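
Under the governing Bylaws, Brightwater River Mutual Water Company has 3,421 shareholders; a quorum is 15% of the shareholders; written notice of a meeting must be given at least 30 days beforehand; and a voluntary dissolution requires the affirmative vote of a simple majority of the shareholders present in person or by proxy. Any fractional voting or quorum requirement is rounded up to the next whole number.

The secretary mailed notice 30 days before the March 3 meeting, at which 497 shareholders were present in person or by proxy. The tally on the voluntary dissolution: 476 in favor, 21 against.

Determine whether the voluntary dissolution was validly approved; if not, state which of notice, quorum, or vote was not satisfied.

Notice: 30 days given; 30 required. Satisfied.
Quorum: 15% of 3,421 = 513.15, rounded up to 514; 497 present. Not satisfied.
Vote: requires a majority of those present (497); a majority of 497 is 249, so 249 needed; 476 in favor. Satisfied.

Invalid — quorum requirement not satisfied.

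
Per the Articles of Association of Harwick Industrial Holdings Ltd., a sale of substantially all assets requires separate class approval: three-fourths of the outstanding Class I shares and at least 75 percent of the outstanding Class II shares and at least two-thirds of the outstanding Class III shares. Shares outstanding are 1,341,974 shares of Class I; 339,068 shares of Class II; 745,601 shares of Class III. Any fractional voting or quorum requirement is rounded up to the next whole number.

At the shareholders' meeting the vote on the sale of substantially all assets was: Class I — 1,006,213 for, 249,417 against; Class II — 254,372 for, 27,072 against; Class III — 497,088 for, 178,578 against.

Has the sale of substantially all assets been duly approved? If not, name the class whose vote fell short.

Not approved — the Class I shares did not give the required vote.

Class I: 3/4 of 1341974 = 1006480.50, rounded up to 1006481; 1,006,481 required, 1,006,213 in favor — not approved.
Class II: 3/4 of 339068 = 254301; 254,301 required, 254,372 in favor — approved.
Class III: 2/3 of 745601 = 497067.33, rounded up to 497068; 497,068 required, 497,088 in favor — approved.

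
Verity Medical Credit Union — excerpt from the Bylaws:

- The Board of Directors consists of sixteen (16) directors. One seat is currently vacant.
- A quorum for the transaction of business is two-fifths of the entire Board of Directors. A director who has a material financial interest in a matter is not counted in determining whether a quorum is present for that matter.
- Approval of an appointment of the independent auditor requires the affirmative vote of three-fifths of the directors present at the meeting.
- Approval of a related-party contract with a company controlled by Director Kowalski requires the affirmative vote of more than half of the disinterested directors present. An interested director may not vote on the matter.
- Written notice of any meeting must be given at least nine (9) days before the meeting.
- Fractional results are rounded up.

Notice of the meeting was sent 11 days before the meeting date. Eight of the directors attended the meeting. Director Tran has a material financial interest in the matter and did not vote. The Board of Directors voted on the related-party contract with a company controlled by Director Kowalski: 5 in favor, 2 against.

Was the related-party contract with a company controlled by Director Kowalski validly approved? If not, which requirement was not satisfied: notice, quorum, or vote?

Notice: 11 days given; 9 required (11 ≥ 9). Satisfied.
Quorum: 8 present, but the 1 interested director does not count, leaving 7. Quorum is 7. Satisfied.
Vote: the related-party contract with a company controlled by Director Kowalski requires a majority of the disinterested directors present (8 − 1 = 7). A majority of 7 is 4, so 4 affirmative votes are needed; 5 voted in favor. Satisfied.

Valid — all requirements satisfied.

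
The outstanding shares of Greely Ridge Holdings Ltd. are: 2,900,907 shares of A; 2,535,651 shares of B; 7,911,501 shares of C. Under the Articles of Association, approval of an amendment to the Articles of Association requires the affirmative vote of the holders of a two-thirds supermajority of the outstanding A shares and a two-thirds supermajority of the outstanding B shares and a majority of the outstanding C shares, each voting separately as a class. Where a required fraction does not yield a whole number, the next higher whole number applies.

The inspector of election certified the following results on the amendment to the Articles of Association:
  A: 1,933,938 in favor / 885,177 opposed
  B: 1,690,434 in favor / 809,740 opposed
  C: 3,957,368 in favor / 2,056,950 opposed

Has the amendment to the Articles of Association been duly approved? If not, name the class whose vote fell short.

Approved — every class gave the required vote.

A: 2/3 of 2900907 = 1933938; 1,933,938 required, 1,933,938 in favor — approved.
B: 2/3 of 2535651 = 1690434; 1,690,434 required, 1,690,434 in favor — approved.
C: a majority of 7911501 is 3955751; 3,955,751 required, 3,957,368 in favor — approved.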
——————————
## Action item
The reply should contain all of the entries exactly as shown above.

## Result
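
Under the governing Bylaws, Brightwater River Mutual Water Company has 3,421 shareholders; a quorum is 15% of the shareholders; written notice of a meeting must be given at least 30 days beforehand; and a voluntary dissolution requires the affirmative vote of a simple majority of the shareholders present in person or by proxy. Any fractional voting or quorum requirement is rounded up to the next whole number.

The secretary mailed notice 30 days before the March 3 meeting, at which 497 shareholders were present in person or by proxy. The tally on the voluntary dissolution: 476 in favor, 21 against.

Determine whether the voluntary dissolution was validly approved; if not, state which of notice, quorum, or vote was not satisfied.

Notice: 30 days given; 30 required. Satisfied.
Quorum: 15% of 3,421 = 513.15, rounded up to 514; 497 present. Not satisfied.
Vote: requires a majority of those present (497); a majority of 497 is 249, so 249 needed; 476 in favor. Satisfied.

Invalid — quorum requirement not satisfied.

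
Per the Articles of Association of Harwick Industrial Holdings Ltd., a sale of substantially all assets requires separate class approval: three-fourths of the outstanding Class I shares and at least 75 percent of the outstanding Class II shares and at least two-thirds of the outstanding Class III shares. Shares outstanding are 1,341,974 shares of Class I; 339,068 shares of Class II; 745,601 shares of Class III. Any fractional voting or quorum requirement is rounded up to the next whole number.

At the shareholders' meeting the vote on the sale of substantially all assets was: Class I — 1,006,213 for, 249,417 against; Class II — 254,372 for, 27,072 against; Class III — 497,088 for, 178,578 against.

Has the sale of substantially all assets been duly approved? If not, name the class whose vote fell short.

Not approved — the Class I shares did not give the required vote.

Class I: 3/4 of 1341974 = 1006480.50, rounded up to 1006481; 1,006,481 required, 1,006,213 in favor — not approved.
Class II: 3/4 of 339068 = 254301; 254,301 required, 254,372 in favor — approved.
Class III: 2/3 of 745601 = 497067.33, rounded up to 497068; 497,068 required, 497,088 in favor — approved.

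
Verity Medical Credit Union — excerpt from the Bylaws:

- The Board of Directors consists of sixteen (16) directors. One seat is currently vacant.
- A quorum for the transaction of business is two-fifths of the entire Board of Directors. A director who has a material financial interest in a matter is not counted in determining whether a quorum is present for that matter.
- Approval of an appointment of the independent auditor requires the affirmative vote of three-fifths of the directors present at the meeting.
- Approval of a related-party contract with a company controlled by Director Kowalski requires the affirmative vote of more than half of the disinterested directors present. An interested director may not vote on the matter.
- Written notice of any meeting must be given at least nine (9) days before the meeting.
- Fractional results are rounded up.

Notice of the meeting was sent 11 days before the meeting date. Eight of the directors attended the meeting. Director Tran has a material financial interest in the matter and did not vote. The Board of Directors voted on the related-party contract with a company controlled by Director Kowalski: 5 in favor, 2 against.

Was the related-party contract with a company controlled by Director Kowalski validly approved? If not, which requirement was not satisfied: notice, quorum, or vote?

Notice: 11 days given; 9 required (11 ≥ 9). Satisfied.
Quorum: 8 present, but the 1 interested director does not count, leaving 7. Quorum is 7. Satisfied.
Vote: the related-party contract with a company controlled by Director Kowalski requires a majority of the disinterested directors present (8 − 1 = 7). A majority of 7 is 4, so 4 affirmative votes are needed; 5 voted in favor. Satisfied.

Valid — all requirements satisfied.

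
The outstanding shares of Greely Ridge Holdings Ltd. are: 2,900,907 shares of A; 2,535,651 shares of B; 7,911,501 shares of C. Under the Articles of Association, approval of an amendment to the Articles of Association requires the affirmative vote of the holders of a two-thirds supermajority of the outstanding A shares and a two-thirds supermajority of the outstanding B shares and a majority of the outstanding C shares, each voting separately as a class. Where a required fraction does not yield a whole number, the next higher whole number applies.

The inspector of election certified the following results on the amendment to the Articles of Association:
  A: 1,933,938 in favor / 885,177 opposed
  B: 1,690,434 in favor / 809,740 opposed
  C: 3,957,368 in favor / 2,056,950 opposed

Has the amendment to the Articles of Association been duly approved? If not, name the class whose vote fell short.

Approved — every class gave the required vote.

A: 2/3 of 2900907 = 1933938; 1,933,938 required, 1,933,938 in favor — approved.
B: 2/3 of 2535651 = 1690434; 1,690,434 required, 1,690,434 in favor — approved.
C: a majority of 7911501 is 3955751; 3,955,751 required, 3,957,368 in favor — approved.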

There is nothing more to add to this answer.